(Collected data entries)
>>>
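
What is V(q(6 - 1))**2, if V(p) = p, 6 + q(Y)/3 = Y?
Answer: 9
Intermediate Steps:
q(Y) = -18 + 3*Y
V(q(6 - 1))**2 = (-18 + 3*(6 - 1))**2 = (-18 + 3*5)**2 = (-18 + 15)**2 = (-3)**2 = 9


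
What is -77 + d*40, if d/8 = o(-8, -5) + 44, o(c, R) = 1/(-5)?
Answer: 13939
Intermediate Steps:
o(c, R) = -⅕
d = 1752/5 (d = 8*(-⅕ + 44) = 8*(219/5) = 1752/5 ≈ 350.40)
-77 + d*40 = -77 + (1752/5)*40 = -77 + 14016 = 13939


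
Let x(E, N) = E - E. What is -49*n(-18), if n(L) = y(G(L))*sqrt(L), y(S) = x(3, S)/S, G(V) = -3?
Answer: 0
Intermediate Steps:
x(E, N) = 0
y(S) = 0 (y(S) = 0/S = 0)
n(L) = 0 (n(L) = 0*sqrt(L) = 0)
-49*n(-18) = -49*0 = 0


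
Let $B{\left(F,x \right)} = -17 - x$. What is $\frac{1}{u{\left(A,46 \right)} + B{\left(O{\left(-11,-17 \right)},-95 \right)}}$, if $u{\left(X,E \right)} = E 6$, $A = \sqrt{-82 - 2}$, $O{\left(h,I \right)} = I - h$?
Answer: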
<<<
>>>
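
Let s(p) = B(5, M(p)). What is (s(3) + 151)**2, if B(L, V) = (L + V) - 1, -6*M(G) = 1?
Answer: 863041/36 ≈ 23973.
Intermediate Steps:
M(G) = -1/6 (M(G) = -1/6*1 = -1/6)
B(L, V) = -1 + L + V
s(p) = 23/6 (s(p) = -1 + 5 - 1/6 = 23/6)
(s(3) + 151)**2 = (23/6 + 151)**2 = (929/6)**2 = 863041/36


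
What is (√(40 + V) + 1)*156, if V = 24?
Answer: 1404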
<<<
Print, from the entries above, the line with "What is V(q(6", the line with "Let x(E, N)" and all lines between them, exactly and with nothing else.

SOLVED EXERCISE ▸
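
What is V(q(6 - 1))**2, if V(p) = p, 6 + q(Y)/3 = Y?
Answer: 9
Intermediate Steps:
q(Y) = -18 + 3*Y
V(q(6 - 1))**2 = (-18 + 3*(6 - 1))**2 = (-18 + 3*5)**2 = (-18 + 15)**2 = (-3)**2 = 9


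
What is -77 + d*40, if d/8 = o(-8, -5) + 44, o(c, R) = 1/(-5)?
Answer: 13939
Intermediate Steps:
o(c, R) = -⅕
d = 1752/5 (d = 8*(-⅕ + 44) = 8*(219/5) = 1752/5 ≈ 350.40)
-77 + d*40 = -77 + (1752/5)*40 = -77 + 14016 = 13939


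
Let x(E, N) = E - E. What is -49*n(-18), if n(L) = y(G(L))*sqrt(L), y(S) = x(3, S)/S, G(V) = -3?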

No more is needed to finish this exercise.